** Opening RAW DATA block **
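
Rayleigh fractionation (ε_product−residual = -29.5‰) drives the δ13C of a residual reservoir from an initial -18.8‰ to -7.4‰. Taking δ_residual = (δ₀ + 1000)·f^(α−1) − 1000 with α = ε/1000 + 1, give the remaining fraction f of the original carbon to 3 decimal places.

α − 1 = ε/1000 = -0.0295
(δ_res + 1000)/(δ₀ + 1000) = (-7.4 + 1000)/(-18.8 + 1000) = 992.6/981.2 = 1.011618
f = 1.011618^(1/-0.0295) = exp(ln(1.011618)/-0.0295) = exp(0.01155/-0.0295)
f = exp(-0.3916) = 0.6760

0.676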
** Closing RAW DATA block **
** Opening RAW DATA block **
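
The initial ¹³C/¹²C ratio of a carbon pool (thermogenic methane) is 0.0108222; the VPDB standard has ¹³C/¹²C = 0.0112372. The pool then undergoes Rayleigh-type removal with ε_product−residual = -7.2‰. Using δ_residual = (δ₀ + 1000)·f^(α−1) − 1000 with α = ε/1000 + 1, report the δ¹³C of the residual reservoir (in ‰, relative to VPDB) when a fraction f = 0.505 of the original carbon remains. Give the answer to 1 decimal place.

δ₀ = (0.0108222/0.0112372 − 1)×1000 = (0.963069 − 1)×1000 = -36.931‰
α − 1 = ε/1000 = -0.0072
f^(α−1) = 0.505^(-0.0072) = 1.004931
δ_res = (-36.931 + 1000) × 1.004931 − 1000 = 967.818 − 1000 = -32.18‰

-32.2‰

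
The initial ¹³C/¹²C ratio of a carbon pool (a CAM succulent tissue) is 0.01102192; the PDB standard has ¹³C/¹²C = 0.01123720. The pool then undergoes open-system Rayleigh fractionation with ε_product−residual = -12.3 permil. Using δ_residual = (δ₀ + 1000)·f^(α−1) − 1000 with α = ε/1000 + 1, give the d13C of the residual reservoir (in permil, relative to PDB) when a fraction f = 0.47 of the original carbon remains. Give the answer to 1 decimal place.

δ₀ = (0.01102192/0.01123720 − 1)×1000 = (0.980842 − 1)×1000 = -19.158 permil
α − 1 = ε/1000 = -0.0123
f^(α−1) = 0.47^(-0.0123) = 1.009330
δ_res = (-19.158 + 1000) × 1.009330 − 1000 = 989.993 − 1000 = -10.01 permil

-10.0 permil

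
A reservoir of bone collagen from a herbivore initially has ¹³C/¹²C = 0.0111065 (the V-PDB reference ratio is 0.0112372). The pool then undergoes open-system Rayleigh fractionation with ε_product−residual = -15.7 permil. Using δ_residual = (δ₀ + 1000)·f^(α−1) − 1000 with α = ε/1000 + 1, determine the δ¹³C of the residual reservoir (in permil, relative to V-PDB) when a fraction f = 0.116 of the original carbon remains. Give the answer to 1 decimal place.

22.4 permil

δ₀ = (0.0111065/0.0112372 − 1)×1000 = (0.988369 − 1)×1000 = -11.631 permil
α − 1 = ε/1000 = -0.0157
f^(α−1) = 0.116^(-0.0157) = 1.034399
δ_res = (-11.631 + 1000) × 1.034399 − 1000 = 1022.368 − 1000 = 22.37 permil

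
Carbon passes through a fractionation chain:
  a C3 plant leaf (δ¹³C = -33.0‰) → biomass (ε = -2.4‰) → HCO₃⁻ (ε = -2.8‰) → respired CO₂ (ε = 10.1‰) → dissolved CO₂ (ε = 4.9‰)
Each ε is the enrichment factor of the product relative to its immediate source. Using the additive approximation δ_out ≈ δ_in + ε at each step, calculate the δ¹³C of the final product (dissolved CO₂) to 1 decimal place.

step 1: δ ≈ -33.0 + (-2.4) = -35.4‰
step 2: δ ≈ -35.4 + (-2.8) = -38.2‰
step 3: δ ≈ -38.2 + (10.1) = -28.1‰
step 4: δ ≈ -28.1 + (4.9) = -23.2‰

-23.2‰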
** Closing RAW DATA block **
** Opening RAW DATA block **
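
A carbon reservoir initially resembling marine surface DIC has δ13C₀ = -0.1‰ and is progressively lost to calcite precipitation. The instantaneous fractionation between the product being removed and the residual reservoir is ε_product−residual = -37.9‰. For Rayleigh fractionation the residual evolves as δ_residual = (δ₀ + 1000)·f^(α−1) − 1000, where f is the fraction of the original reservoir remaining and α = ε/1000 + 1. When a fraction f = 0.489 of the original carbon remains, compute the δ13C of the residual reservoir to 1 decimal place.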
** Closing RAW DATA block **
TASK PROMPT:
Here the job is to set down exactly the lines of the material above that fall between the one with "The initial ¹³C/¹²C ratio of a carbon pool (thermogenic" and the one with "Carbon passes through", inclusive, and nothing beyond them.

ANSWER SPACE:
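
The initial ¹³C/¹²C ratio of a carbon pool (thermogenic methane) is 0.0108222; the VPDB standard has ¹³C/¹²C = 0.0112372. The pool then undergoes Rayleigh-type removal with ε_product−residual = -7.2‰. Using δ_residual = (δ₀ + 1000)·f^(α−1) − 1000 with α = ε/1000 + 1, report the δ¹³C of the residual reservoir (in ‰, relative to VPDB) when a fraction f = 0.505 of the original carbon remains. Give the answer to 1 decimal place.

δ₀ = (0.0108222/0.0112372 − 1)×1000 = (0.963069 − 1)×1000 = -36.931‰
α − 1 = ε/1000 = -0.0072
f^(α−1) = 0.505^(-0.0072) = 1.004931
δ_res = (-36.931 + 1000) × 1.004931 − 1000 = 967.818 − 1000 = -32.18‰

-32.2‰

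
The initial ¹³C/¹²C ratio of a carbon pool (a CAM succulent tissue) is 0.01102192; the PDB standard has ¹³C/¹²C = 0.01123720. The pool then undergoes open-system Rayleigh fractionation with ε_product−residual = -12.3 permil. Using δ_residual = (δ₀ + 1000)·f^(α−1) − 1000 with α = ε/1000 + 1, give the d13C of the residual reservoir (in permil, relative to PDB) when a fraction f = 0.47 of the original carbon remains. Give the answer to 1 decimal place.

δ₀ = (0.01102192/0.01123720 − 1)×1000 = (0.980842 − 1)×1000 = -19.158 permil
α − 1 = ε/1000 = -0.0123
f^(α−1) = 0.47^(-0.0123) = 1.009330
δ_res = (-19.158 + 1000) × 1.009330 − 1000 = 989.993 − 1000 = -10.01 permil

-10.0 permil

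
A reservoir of bone collagen from a herbivore initially has ¹³C/¹²C = 0.0111065 (the V-PDB reference ratio is 0.0112372). The pool then undergoes open-system Rayleigh fractionation with ε_product−residual = -15.7 permil. Using δ_residual = (δ₀ + 1000)·f^(α−1) − 1000 with α = ε/1000 + 1, determine the δ¹³C of the residual reservoir (in permil, relative to V-PDB) when a fraction f = 0.116 of the original carbon remains. Give the answer to 1 decimal place.

22.4 permil

δ₀ = (0.0111065/0.0112372 − 1)×1000 = (0.988369 − 1)×1000 = -11.631 permil
α − 1 = ε/1000 = -0.0157
f^(α−1) = 0.116^(-0.0157) = 1.034399
δ_res = (-11.631 + 1000) × 1.034399 − 1000 = 1022.368 − 1000 = 22.37 permil

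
Carbon passes through a fractionation chain: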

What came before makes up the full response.